• _Task details_
Without any change, set down every record below.

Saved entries
== Segment start ==

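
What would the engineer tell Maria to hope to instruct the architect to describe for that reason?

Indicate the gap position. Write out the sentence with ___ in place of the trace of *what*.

Before movement: The engineer would tell Maria to hope to instruct the architect to describe what for that reason.
The filler 'what' is interpreted as the direct object of 'describe'. The gap is right after 'describe'.

What would the engineer tell Maria to hope to instruct the architect to describe ___ for that reason?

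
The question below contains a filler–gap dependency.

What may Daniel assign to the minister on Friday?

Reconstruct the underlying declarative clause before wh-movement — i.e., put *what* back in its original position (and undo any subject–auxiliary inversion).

Daniel may assign what to the minister on Friday.

The filler 'what' is interpreted as the direct object of 'assign'. Wh-movement fronts it, leaving a gap right after 'assign':
What may Daniel assign ___ to the minister on Friday?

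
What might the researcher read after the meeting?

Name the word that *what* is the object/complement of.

Pre-movement form: The researcher might read what after the meeting.
The filler 'what' is interpreted as the direct object of 'read'. Fronting leaves a gap immediately after 'read':
What might the researcher read ___ after the meeting?

read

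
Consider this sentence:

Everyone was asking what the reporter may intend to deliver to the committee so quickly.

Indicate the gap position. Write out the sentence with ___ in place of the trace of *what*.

Everyone was asking what the reporter may intend to deliver ___ to the committee so quickly.

Underlying clause: The reporter may intend to deliver what to the committee so quickly.
'what' functions as the direct object of 'deliver'. The gap is right after 'deliver'.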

== Segment end ==

• _Written answer_
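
What would the engineer tell Maria to hope to instruct the architect to describe for that reason?

Indicate the gap position. Write out the sentence with ___ in place of the trace of *what*.

Before movement: The engineer would tell Maria to hope to instruct the architect to describe what for that reason.
The filler 'what' is interpreted as the direct object of 'describe'. The gap is right after 'describe'.

What would the engineer tell Maria to hope to instruct the architect to describe ___ for that reason?

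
The question below contains a filler–gap dependency.

What may Daniel assign to the minister on Friday?

Reconstruct the underlying declarative clause before wh-movement — i.e., put *what* back in its original position (and undo any subject–auxiliary inversion).

Daniel may assign what to the minister on Friday.

The filler 'what' is interpreted as the direct object of 'assign'. Wh-movement fronts it, leaving a gap right after 'assign':
What may Daniel assign ___ to the minister on Friday?

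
What might the researcher read after the meeting?

Name the word that *what* is the object/complement of.

Pre-movement form: The researcher might read what after the meeting.
The filler 'what' is interpreted as the direct object of 'read'. Fronting leaves a gap immediately after 'read':
What might the researcher read ___ after the meeting?

read

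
Consider this sentence:

Everyone was asking what the reporter may intend to deliver to the committee so quickly.

Indicate the gap position. Write out the sentence with ___ in place of the trace of *what*.

Everyone was asking what the reporter may intend to deliver ___ to the committee so quickly.

Underlying clause: The reporter may intend to deliver what to the committee so quickly.
'what' functions as the direct object of 'deliver'. The gap is right after 'deliver'.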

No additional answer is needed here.